Exercise objective >> Below are some records; output exactly the lines from the line with "Mesali obeys the" to the line with "Which of the", both ends kept, and nothing more.

Saved data entries:
★ ★ ★ ★ ★
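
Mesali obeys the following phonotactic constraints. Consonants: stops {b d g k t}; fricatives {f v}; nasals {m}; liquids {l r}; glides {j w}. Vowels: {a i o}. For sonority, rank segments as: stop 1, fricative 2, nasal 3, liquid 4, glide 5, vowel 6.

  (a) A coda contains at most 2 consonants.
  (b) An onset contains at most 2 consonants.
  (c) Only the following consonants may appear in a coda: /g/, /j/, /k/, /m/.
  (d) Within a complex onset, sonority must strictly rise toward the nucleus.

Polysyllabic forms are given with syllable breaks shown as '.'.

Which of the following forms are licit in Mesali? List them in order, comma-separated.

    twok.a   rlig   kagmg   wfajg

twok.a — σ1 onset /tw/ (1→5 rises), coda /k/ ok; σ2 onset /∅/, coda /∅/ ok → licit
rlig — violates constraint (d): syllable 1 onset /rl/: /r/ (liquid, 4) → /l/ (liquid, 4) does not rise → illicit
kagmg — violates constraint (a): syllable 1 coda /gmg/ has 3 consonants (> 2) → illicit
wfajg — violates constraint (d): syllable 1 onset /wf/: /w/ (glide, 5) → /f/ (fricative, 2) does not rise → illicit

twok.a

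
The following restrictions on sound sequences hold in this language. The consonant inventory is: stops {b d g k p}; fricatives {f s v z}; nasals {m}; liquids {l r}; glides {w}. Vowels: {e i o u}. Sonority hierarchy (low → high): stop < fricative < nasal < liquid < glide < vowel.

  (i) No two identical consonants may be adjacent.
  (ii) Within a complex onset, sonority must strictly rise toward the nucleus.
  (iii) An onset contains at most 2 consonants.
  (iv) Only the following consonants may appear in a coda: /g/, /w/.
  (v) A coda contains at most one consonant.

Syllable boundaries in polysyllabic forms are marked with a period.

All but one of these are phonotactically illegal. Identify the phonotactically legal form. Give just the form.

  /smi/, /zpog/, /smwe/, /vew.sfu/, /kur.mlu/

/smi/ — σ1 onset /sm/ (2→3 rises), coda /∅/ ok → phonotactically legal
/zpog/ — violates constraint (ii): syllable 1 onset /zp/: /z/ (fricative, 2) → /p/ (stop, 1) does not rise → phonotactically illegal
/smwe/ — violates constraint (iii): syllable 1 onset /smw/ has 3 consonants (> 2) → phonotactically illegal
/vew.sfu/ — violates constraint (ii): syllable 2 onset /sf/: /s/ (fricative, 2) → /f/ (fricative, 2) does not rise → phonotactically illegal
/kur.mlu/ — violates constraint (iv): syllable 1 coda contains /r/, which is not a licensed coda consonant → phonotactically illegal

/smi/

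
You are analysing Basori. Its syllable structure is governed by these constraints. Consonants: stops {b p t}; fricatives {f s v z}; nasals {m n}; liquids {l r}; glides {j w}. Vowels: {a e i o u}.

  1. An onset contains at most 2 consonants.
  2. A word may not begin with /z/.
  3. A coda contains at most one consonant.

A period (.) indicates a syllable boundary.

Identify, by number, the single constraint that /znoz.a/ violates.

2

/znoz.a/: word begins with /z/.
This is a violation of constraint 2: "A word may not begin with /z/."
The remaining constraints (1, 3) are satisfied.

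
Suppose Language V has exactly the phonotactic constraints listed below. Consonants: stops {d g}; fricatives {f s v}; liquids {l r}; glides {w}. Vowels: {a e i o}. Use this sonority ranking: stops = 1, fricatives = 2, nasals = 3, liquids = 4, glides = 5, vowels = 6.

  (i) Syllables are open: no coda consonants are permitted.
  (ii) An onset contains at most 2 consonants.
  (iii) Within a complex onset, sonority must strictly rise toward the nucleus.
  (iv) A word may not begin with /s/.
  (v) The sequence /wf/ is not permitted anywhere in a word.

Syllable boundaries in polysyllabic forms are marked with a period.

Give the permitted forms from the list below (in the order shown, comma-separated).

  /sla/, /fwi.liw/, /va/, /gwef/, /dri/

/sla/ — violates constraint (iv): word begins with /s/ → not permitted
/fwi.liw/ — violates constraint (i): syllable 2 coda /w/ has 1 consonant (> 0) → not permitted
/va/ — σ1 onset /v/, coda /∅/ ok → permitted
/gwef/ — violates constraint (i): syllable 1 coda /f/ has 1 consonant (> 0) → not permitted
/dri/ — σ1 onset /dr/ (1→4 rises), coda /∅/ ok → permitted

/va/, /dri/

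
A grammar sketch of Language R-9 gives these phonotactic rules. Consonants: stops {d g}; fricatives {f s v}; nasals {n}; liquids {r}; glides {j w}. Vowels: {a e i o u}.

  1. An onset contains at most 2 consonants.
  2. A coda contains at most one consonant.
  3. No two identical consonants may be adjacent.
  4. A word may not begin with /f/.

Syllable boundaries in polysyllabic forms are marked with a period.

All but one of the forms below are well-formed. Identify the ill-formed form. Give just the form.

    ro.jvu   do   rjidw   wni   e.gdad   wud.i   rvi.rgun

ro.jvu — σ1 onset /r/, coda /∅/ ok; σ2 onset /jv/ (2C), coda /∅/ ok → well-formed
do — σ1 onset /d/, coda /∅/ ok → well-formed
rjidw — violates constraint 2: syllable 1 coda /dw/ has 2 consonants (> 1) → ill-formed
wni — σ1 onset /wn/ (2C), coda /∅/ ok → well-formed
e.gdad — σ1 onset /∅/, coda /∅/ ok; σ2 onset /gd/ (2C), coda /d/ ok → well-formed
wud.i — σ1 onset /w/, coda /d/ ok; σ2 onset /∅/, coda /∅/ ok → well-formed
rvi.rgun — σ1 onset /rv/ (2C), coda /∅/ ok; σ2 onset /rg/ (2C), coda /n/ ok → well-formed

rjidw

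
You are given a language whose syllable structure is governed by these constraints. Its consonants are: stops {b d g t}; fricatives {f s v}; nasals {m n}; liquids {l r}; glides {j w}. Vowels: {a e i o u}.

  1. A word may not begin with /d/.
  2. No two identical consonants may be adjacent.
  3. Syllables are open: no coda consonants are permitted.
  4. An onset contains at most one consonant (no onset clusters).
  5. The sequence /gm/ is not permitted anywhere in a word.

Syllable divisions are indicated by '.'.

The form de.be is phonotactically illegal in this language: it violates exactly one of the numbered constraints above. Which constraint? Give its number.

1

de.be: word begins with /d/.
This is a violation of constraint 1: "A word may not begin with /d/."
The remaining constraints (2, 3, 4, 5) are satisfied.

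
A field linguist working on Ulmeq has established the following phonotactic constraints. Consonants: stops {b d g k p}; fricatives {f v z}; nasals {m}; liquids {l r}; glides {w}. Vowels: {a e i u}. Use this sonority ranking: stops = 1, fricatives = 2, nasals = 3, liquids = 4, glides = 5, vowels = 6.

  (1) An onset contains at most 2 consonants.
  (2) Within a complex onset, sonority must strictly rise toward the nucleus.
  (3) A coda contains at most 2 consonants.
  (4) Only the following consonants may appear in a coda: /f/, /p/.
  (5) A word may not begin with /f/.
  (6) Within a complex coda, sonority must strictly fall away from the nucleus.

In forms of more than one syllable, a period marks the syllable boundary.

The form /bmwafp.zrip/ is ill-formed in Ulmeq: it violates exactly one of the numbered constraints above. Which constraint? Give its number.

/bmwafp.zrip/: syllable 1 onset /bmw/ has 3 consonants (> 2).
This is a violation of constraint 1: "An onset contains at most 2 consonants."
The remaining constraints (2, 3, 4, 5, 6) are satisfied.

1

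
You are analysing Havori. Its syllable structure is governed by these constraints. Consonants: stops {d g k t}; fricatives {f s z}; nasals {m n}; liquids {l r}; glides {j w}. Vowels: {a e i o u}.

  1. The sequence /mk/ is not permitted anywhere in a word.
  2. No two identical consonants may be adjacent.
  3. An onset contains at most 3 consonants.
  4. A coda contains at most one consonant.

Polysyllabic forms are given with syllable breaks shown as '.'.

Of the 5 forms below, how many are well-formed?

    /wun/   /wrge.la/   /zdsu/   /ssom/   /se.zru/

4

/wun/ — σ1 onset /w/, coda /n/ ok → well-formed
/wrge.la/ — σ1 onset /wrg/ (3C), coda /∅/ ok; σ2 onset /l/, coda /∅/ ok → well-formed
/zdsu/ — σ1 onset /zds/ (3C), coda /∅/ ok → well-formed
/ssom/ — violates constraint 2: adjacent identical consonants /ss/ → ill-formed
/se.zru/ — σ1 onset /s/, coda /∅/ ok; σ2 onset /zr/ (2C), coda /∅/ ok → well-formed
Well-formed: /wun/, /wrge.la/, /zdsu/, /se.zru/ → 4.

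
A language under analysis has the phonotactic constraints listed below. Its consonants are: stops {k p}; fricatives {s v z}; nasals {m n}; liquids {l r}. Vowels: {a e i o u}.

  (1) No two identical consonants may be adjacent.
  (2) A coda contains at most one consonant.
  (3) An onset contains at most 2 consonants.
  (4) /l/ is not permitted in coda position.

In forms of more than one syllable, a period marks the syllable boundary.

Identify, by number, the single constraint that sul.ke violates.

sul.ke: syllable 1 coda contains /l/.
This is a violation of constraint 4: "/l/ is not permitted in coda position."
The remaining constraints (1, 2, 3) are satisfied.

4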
★ ★ ★ ★ ★
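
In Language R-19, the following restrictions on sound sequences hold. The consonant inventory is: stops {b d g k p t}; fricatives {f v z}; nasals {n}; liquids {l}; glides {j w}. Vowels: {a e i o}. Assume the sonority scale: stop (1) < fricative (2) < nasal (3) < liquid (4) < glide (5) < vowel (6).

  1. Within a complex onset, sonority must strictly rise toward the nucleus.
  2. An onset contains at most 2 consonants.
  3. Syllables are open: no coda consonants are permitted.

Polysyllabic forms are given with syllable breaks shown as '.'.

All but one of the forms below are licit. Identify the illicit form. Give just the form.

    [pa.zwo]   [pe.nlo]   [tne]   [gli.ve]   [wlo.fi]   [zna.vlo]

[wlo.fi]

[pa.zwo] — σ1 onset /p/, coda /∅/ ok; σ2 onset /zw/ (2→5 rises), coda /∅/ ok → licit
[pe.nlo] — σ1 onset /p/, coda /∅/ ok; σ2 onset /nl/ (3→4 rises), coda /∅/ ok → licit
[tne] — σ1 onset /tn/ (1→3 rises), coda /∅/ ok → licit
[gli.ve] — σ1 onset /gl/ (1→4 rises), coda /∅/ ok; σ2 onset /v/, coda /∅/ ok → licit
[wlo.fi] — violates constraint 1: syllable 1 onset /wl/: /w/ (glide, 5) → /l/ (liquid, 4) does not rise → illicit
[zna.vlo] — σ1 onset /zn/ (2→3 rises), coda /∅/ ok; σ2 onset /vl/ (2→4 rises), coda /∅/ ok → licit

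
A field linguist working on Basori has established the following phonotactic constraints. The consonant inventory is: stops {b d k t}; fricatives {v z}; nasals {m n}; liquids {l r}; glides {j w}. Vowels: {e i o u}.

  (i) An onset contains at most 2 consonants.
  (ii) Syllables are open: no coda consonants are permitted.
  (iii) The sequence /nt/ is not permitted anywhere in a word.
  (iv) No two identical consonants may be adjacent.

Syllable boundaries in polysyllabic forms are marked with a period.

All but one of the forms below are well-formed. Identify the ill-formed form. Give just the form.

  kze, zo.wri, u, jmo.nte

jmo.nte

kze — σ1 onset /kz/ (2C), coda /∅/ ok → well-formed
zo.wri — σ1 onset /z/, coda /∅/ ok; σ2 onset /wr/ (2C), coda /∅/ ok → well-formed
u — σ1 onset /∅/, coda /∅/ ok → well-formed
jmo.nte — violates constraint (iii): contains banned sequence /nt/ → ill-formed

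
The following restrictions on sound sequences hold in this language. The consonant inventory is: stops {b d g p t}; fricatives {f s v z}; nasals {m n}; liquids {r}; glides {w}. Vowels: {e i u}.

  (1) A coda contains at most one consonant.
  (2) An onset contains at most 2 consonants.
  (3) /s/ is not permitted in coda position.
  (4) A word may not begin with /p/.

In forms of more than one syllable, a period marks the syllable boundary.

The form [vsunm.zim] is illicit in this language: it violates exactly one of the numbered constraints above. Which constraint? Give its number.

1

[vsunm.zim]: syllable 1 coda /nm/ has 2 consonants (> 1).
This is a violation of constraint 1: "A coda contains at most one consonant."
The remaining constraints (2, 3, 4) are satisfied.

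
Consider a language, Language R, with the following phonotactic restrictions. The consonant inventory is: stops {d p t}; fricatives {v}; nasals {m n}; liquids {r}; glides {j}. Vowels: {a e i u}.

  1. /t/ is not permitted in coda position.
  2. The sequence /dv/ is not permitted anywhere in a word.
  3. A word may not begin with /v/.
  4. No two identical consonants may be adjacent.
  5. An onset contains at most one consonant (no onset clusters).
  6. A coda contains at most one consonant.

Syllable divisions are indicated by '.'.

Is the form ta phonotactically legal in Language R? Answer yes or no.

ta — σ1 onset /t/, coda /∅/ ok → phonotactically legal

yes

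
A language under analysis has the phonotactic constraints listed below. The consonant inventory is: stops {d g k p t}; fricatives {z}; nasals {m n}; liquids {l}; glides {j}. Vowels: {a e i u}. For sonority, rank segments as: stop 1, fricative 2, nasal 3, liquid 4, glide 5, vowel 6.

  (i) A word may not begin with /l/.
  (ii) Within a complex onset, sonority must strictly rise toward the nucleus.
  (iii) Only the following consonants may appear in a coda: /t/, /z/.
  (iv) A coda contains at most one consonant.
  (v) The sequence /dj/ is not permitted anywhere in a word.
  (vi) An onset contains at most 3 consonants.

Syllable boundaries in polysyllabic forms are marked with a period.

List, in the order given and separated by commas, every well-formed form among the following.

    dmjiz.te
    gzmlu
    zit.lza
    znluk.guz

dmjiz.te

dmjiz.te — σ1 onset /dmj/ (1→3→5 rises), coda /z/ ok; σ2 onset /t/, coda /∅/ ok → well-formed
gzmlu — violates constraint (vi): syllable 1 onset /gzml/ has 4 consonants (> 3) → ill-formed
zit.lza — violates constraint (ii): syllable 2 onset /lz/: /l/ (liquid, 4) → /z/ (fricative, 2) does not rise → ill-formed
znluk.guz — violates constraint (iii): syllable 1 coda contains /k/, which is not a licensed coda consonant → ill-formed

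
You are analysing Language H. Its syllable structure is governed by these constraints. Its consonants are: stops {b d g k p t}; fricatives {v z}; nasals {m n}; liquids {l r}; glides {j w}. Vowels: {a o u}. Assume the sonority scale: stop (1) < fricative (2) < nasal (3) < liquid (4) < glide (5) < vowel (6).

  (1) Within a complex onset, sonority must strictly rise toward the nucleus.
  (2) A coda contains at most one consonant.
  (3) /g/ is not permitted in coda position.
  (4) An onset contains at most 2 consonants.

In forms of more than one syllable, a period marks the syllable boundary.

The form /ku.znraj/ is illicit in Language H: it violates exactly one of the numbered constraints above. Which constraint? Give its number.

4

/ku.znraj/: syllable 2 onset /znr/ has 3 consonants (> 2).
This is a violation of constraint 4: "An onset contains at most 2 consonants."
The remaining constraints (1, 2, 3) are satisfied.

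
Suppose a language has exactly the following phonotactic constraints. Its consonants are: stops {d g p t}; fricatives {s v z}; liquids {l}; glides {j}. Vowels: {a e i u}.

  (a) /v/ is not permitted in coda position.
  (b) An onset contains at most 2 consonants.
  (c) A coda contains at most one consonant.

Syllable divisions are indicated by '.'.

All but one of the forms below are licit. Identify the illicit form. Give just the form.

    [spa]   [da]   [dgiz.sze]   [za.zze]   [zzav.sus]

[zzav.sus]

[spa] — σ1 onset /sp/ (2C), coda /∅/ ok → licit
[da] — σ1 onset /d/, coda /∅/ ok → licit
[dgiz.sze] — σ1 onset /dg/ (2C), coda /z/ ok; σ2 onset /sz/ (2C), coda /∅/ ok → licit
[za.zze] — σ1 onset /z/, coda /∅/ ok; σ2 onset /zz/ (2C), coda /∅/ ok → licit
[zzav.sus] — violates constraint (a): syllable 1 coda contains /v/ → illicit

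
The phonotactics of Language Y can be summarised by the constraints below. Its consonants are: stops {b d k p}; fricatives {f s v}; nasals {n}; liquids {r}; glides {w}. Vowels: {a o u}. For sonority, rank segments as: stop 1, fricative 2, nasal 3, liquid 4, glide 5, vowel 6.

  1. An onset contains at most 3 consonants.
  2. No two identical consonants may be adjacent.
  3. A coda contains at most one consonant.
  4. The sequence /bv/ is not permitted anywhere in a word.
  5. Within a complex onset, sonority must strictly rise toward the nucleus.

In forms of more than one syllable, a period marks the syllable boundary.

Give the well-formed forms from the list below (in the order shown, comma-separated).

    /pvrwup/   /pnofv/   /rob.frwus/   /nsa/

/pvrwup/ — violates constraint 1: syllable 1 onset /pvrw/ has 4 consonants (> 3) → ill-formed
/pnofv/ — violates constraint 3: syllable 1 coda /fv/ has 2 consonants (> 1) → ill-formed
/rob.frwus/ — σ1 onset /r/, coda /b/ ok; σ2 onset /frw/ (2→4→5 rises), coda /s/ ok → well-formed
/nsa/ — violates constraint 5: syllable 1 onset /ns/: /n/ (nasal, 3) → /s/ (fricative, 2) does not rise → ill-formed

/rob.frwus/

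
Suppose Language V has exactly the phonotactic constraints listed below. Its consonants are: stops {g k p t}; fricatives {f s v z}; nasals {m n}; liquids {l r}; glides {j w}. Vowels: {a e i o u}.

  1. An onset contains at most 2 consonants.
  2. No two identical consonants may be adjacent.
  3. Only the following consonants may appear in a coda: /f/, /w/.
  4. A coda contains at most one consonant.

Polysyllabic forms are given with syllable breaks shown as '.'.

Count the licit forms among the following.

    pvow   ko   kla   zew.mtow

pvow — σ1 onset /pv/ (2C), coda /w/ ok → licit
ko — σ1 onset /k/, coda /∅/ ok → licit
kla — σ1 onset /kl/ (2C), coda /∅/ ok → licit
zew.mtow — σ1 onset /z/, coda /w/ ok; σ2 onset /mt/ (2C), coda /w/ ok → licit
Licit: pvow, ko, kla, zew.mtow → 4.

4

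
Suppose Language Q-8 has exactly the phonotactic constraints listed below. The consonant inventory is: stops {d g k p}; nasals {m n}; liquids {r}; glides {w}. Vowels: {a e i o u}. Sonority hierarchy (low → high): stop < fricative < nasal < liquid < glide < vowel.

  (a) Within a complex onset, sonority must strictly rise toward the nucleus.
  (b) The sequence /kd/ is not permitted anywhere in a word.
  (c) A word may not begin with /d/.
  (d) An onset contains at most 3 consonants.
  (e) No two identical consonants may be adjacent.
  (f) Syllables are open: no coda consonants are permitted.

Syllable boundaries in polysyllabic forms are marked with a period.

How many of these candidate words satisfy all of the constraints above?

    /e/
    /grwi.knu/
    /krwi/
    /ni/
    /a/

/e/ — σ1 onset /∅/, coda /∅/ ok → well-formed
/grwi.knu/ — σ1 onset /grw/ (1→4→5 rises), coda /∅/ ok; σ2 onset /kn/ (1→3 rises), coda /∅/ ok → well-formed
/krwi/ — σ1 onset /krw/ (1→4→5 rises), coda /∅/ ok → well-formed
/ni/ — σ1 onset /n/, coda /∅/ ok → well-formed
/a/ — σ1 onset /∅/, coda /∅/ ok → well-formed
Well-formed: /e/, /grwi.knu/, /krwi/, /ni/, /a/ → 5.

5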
★ ★ ★ ★ ★
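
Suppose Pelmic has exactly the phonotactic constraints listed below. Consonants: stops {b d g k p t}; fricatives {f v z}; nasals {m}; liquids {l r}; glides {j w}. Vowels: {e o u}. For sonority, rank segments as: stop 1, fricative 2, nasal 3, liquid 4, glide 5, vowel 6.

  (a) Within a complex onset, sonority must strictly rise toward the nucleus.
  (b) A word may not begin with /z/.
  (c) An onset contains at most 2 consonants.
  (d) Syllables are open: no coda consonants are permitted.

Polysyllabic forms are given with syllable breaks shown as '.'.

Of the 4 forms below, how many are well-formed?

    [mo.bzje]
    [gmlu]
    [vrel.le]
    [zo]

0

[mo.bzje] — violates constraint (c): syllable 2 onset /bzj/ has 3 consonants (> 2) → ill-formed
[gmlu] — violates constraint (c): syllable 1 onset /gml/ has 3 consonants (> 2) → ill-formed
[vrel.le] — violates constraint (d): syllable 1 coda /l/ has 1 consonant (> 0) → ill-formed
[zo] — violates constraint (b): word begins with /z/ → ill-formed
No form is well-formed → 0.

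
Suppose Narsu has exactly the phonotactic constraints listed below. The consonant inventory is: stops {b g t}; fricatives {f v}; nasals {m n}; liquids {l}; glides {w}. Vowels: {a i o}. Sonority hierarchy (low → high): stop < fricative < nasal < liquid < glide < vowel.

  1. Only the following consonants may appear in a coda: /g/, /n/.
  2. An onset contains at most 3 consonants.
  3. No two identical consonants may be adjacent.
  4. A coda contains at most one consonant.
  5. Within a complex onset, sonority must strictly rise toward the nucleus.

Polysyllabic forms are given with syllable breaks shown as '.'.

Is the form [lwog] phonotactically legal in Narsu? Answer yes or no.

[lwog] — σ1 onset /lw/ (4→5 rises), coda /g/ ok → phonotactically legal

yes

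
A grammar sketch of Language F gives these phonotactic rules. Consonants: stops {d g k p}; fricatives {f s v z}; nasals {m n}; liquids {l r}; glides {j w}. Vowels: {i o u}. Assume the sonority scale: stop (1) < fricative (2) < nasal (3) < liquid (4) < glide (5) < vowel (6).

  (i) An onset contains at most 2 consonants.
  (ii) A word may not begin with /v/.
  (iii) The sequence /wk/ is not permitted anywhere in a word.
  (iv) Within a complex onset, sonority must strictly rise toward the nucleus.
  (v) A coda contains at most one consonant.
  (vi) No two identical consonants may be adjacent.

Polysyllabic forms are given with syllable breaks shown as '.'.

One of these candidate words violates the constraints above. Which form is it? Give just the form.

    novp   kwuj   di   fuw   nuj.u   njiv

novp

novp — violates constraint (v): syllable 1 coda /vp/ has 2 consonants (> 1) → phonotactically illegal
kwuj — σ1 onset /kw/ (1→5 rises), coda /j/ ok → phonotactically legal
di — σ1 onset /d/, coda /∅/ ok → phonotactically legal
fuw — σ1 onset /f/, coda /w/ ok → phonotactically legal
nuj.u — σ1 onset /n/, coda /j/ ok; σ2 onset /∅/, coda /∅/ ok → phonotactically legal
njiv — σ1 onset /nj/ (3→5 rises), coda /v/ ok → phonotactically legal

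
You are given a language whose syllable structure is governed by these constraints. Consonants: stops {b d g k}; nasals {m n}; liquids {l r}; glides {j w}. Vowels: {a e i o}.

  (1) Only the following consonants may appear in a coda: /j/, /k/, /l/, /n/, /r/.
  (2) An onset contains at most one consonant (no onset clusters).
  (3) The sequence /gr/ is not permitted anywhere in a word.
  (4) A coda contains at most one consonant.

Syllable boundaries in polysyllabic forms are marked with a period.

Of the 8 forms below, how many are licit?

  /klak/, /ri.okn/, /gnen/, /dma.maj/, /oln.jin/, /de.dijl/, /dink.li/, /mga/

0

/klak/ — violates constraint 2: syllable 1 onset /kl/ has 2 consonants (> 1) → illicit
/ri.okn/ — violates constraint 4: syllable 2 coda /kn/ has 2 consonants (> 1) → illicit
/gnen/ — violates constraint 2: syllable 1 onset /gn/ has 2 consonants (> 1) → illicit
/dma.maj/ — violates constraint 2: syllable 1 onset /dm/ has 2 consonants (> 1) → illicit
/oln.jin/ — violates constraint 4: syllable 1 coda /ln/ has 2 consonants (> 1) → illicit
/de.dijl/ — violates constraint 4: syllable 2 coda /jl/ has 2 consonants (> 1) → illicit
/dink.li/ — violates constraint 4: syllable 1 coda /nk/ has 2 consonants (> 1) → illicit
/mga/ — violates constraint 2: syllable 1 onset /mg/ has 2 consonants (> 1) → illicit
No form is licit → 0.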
★ ★ ★ ★ ★
Exercise solution >>
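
Mesali obeys the following phonotactic constraints. Consonants: stops {b d g k t}; fricatives {f v}; nasals {m}; liquids {l r}; glides {j w}. Vowels: {a i o}. For sonority, rank segments as: stop 1, fricative 2, nasal 3, liquid 4, glide 5, vowel 6.

  (a) A coda contains at most 2 consonants.
  (b) An onset contains at most 2 consonants.
  (c) Only the following consonants may appear in a coda: /g/, /j/, /k/, /m/.
  (d) Within a complex onset, sonority must strictly rise toward the nucleus.

Polysyllabic forms are given with syllable breaks shown as '.'.

Which of the following forms are licit in Mesali? List them in order, comma-separated.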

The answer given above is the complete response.